→ INFORMATION GIVEN
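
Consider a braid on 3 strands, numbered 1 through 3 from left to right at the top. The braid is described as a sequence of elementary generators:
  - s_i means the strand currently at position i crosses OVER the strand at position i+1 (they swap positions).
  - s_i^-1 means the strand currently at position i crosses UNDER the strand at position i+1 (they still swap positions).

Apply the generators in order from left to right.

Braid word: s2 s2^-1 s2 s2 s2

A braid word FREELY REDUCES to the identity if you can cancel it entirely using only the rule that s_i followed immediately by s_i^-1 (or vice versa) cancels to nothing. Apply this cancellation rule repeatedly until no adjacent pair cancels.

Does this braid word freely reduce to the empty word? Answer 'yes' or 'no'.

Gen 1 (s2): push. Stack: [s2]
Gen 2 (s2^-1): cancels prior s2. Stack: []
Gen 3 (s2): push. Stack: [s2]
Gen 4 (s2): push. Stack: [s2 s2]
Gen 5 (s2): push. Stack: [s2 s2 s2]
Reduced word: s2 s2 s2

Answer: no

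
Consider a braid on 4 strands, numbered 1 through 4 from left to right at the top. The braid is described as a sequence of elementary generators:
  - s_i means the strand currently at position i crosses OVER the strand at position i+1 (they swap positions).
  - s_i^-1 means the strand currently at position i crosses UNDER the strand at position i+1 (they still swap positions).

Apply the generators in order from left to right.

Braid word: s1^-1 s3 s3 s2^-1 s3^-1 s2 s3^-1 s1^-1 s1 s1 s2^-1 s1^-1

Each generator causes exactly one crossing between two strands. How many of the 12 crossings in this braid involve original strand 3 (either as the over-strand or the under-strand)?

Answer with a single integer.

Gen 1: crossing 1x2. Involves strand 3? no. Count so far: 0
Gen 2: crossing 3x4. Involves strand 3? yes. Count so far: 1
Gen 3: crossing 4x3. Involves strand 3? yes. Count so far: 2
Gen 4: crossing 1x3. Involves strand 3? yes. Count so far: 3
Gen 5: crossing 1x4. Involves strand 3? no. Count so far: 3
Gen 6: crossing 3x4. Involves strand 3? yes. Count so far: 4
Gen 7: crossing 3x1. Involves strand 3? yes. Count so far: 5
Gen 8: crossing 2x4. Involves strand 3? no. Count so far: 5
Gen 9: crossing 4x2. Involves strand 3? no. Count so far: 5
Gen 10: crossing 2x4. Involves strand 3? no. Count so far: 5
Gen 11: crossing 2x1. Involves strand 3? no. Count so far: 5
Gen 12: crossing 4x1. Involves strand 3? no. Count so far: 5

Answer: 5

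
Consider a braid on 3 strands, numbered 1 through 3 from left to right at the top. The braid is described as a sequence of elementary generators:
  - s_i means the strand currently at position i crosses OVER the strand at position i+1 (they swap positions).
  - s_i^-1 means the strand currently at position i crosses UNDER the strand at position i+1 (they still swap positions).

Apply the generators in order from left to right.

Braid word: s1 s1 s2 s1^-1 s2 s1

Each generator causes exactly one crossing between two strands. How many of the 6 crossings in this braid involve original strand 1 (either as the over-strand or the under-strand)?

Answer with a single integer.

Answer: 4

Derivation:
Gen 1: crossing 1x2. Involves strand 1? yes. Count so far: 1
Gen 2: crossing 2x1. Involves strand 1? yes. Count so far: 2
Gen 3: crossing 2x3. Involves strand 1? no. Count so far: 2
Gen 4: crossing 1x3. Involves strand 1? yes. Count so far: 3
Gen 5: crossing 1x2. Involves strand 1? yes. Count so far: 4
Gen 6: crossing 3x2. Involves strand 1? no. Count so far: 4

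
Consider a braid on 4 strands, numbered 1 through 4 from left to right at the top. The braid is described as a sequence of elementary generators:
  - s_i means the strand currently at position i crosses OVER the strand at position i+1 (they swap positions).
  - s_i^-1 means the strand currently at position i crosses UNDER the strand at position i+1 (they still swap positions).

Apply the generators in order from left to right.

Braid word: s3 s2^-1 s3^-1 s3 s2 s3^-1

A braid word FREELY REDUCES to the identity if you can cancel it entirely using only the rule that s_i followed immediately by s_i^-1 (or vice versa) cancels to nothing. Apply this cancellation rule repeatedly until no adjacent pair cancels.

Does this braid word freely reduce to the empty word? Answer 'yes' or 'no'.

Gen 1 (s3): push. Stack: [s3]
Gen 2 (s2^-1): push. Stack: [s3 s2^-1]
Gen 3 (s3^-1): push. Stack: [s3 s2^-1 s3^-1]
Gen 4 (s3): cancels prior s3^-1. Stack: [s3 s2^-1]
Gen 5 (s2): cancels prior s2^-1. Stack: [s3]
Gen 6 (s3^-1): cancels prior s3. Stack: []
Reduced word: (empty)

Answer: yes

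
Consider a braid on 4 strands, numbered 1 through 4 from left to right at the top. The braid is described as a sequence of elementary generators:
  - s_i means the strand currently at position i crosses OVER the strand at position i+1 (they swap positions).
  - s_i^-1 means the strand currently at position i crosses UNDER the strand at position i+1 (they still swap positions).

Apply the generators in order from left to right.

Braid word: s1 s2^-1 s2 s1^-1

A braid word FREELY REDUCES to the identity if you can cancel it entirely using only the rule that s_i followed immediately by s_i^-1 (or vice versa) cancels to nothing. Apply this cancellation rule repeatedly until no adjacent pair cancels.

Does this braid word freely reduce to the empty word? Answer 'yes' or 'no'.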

→ EXERCISE INSTRUCTIONS
Copy every line of the data above, beginning with the first and ending with the line that contains "Braid word: s2 s2^-1 s2 s2 s2", and give nothing more.

→ COMPLETED TASK
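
Consider a braid on 3 strands, numbered 1 through 3 from left to right at the top. The braid is described as a sequence of elementary generators:
  - s_i means the strand currently at position i crosses OVER the strand at position i+1 (they swap positions).
  - s_i^-1 means the strand currently at position i crosses UNDER the strand at position i+1 (they still swap positions).

Apply the generators in order from left to right.

Braid word: s2 s2^-1 s2 s2 s2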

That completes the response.